> Exercise:
Having located "Model λ, the" in the records below, repeat exactly the line it is on and all subsequent lines, ending with the last.

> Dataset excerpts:
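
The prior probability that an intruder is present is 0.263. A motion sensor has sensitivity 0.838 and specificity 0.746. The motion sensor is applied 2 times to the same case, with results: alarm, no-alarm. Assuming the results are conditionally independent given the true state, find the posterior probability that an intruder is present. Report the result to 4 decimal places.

With H the event that an intruder is present, the joint likelihood of the observed sequence is P(data|H) = 0.838·0.162 = 0.13576 and P(data|¬H) = 0.254·0.746 = 0.18948.
Bayes: P(H|data) = 0.263·0.13576 / (0.263·0.13576 + 0.737·0.18948) = 0.035704/0.17535 = 0.2036.

Posterior P(H) ≈ 0.2036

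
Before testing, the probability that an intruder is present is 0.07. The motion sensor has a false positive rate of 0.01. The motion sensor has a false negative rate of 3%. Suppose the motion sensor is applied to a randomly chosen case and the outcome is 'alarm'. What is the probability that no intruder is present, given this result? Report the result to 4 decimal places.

Let H be the event that an intruder is present. P(H) = 0.07, so P(¬H) = 0.93. With E the 'alarm' result, P(E|H) = 0.97 and P(E|¬H) = 0.01.
P(E) = 0.97·0.07 + 0.01·0.93 = 0.067900 + 0.0093000 = 0.077200.
By Bayes' theorem, P(H|E) = 0.067900 / 0.077200 = 0.8795. Hence P(¬H|E) = 1 − 0.8795 = 0.1205.

P(¬H | E) ≈ 0.1205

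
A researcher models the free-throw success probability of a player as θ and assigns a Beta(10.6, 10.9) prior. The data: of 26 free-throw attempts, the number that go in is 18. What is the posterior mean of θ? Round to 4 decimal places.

Observing 18 successes and 8 failures updates Beta(10.6, 10.9) by adding the success and failure counts to the two shape parameters: α = 10.6+18 = 28.6, β = 10.9+8 = 18.9.
E[θ | data] = 28.6/(28.6+18.9) = 0.6021.

Posterior mean ≈ 0.6021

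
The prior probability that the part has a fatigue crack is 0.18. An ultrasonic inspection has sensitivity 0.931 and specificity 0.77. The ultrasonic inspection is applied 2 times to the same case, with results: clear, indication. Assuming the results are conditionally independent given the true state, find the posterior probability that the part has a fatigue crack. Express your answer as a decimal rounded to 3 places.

With H the event that the part has a fatigue crack, the joint likelihood of the observed sequence is P(data|H) = 0.069·0.931 = 0.064239 and P(data|¬H) = 0.77·0.23 = 0.17710.
Bayes: P(H|data) = 0.18·0.064239 / (0.18·0.064239 + 0.82·0.17710) = 0.011563/0.15679 = 0.0738.

Posterior P(H) ≈ 0.074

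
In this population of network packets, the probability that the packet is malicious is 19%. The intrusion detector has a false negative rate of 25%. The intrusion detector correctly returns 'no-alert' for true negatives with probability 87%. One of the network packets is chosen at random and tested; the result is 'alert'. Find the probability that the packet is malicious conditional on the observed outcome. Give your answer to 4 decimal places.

Write H for 'the packet is malicious'. Prior odds H:¬H = 0.19/0.81 = 0.23457. For the 'alert' outcome, the likelihood ratio is 0.75/0.13 = 5.7692.
Posterior odds = 0.23457 × 5.7692 = 1.3533, so P(H|E) = 1.3533/(1+1.3533) = 0.5751.

P(H | E) ≈ 0.5751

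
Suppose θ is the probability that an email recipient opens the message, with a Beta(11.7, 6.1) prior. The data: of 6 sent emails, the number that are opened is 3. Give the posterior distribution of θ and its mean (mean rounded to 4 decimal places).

Posterior: Beta(14.7, 9.1); mean ≈ 0.6176

The binomial likelihood is conjugate to the Beta prior: with 3 successes and 3 failures, the posterior is Beta(11.7+3, 6.1+3) = Beta(14.7, 9.1).
Posterior mean = α/(α+β) = 14.7/23.8 = 0.6176.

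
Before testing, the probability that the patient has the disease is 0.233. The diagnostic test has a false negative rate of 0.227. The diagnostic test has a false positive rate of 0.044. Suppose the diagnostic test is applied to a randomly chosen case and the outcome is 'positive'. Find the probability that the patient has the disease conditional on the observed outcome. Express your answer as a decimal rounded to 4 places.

Write H for 'the patient has the disease'. Prior odds H:¬H = 0.233/0.767 = 0.30378. For the 'positive' outcome, the likelihood ratio is 0.773/0.044 = 17.568.
Posterior odds = 0.30378 × 17.568 = 5.3369, so P(H|E) = 5.3369/(1+5.3369) = 0.8422.

P(H | E) ≈ 0.8422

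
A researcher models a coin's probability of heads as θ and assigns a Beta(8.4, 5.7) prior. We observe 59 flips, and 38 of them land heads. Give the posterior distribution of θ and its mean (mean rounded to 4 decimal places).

Posterior: Beta(46.4, 26.7); mean ≈ 0.6347

Observing 38 successes and 21 failures updates Beta(8.4, 5.7) by adding the success and failure counts to the two shape parameters: α = 8.4+38 = 46.4, β = 5.7+21 = 26.7.
Posterior mean = α/(α+β) = 46.4/73.1 = 0.6347.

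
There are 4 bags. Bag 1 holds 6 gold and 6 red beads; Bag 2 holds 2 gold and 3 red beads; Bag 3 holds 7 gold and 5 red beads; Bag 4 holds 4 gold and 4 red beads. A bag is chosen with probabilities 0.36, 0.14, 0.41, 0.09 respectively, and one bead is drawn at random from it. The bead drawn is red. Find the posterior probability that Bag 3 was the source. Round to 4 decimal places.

P(red|Bag 1) = 0.5; P(red|Bag 2) = 0.6; P(red|Bag 3) = 0.4167; P(red|Bag 4) = 0.5.
Prior × likelihood for each source: 0.36·0.5=0.1800, 0.14·0.6=0.08400, 0.41·0.4167=0.1708, 0.09·0.5=0.04500. Summing gives P(red) = 0.47983.
P(Bag 3 | red) = 0.1708 / 0.47983 = 0.3560.

Posterior probability ≈ 0.3560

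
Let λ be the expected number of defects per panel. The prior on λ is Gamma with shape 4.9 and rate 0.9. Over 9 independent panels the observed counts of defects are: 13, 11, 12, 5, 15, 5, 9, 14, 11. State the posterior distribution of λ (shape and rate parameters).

Total count ∑xᵢ = 95 over n = 9 panels.
Gamma is conjugate to the Poisson likelihood: posterior is Gamma(shape = 4.9+95 = 99.9, rate = 0.9+9 = 9.9).

Posterior: Gamma(shape=99.9, rate=9.9)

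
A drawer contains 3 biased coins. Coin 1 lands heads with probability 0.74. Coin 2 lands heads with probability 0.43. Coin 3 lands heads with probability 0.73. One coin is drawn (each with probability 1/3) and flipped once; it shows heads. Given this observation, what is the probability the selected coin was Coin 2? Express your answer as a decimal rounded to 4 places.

P(heads|C1) = 0.74; P(heads|C2) = 0.43; P(heads|C3) = 0.73.
Prior × likelihood for each source: 0.333333·0.74=0.2467, 0.333333·0.43=0.1433, 0.333333·0.73=0.2433. Summing gives P(heads) = 0.63333.
P(Coin 2 | heads) = 0.1433 / 0.63333 = 0.2263.

Posterior probability ≈ 0.2263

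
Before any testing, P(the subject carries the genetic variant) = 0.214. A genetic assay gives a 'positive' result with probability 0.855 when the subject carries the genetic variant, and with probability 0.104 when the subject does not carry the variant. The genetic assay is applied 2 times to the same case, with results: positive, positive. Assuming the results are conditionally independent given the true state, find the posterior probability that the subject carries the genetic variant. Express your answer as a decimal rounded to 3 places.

With H the event that the subject carries the genetic variant, the joint likelihood of the observed sequence is P(data|H) = 0.855·0.855 = 0.73102 and P(data|¬H) = 0.104·0.104 = 0.010816.
Bayes: P(H|data) = 0.214·0.73102 / (0.214·0.73102 + 0.786·0.010816) = 0.15644/0.16494 = 0.9485.

Posterior P(H) ≈ 0.948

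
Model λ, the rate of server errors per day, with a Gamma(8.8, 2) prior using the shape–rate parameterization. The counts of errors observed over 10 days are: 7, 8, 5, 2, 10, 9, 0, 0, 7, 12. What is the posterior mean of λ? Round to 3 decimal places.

Posterior mean ≈ 5.733

The Poisson likelihood adds the total count to the shape and the number of exposure periods to the rate. Here ∑xᵢ = 60 and n = 10, so shape 8.8→68.8 and rate 2→12.
Posterior mean = shape/rate = 68.8/12 = 5.733.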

> The answer:
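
Model λ, the rate of server errors per day, with a Gamma(8.8, 2) prior using the shape–rate parameterization. The counts of errors observed over 10 days are: 7, 8, 5, 2, 10, 9, 0, 0, 7, 12. What is the posterior mean of λ? Round to 3 decimal places.

Posterior mean ≈ 5.733

The Poisson likelihood adds the total count to the shape and the number of exposure periods to the rate. Here ∑xᵢ = 60 and n = 10, so shape 8.8→68.8 and rate 2→12.
Posterior mean = shape/rate = 68.8/12 = 5.733.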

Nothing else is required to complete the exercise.